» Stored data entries
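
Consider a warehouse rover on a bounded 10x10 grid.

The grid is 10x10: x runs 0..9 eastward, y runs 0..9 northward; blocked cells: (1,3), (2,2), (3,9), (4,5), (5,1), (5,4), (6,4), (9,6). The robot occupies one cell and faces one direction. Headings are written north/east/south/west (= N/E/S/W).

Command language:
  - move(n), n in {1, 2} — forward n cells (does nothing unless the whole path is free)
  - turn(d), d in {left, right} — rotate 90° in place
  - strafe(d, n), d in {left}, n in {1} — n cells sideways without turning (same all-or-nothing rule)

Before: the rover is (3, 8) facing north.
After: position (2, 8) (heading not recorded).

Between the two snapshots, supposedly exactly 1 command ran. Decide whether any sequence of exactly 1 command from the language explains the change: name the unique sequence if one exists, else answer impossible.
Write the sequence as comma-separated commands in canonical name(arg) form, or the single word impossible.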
==
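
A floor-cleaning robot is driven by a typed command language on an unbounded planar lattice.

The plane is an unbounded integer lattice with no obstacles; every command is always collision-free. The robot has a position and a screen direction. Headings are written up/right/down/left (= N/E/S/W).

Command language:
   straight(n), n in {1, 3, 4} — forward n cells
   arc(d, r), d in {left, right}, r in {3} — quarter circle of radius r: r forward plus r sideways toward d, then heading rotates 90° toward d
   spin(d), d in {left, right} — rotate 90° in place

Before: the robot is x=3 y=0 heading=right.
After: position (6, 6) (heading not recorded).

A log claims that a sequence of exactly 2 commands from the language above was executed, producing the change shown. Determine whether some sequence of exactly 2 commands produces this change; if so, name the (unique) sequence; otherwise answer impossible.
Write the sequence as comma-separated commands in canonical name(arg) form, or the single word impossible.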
---
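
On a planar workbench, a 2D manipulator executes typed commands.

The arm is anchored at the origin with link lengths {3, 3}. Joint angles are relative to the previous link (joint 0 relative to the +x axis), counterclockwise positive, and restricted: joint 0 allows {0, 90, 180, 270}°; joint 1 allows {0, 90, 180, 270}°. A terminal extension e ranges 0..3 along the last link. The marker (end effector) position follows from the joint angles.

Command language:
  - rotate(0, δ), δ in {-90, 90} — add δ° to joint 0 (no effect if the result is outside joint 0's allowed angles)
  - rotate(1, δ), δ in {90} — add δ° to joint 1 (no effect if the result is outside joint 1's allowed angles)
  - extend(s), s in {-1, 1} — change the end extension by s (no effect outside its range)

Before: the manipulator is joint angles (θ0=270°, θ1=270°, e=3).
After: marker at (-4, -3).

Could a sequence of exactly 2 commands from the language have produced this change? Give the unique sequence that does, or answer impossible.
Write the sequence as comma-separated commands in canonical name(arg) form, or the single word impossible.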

» Instructions for the task
A verbatim transcription is needed of the lines above, starting at the line with "- rotate(1, δ), δ" and ending at the line with "Could a sequence", both included, and of nothing else.

» Completed exercise
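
  - rotate(1, δ), δ in {90} — add δ° to joint 1 (no effect if the result is outside joint 1's allowed angles)
  - extend(s), s in {-1, 1} — change the end extension by s (no effect outside its range)

Before: the manipulator is joint angles (θ0=270°, θ1=270°, e=3).
After: marker at (-4, -3).

Could a sequence of exactly 2 commands from the language have produced this change? Give the unique sequence that does, or answer impossible.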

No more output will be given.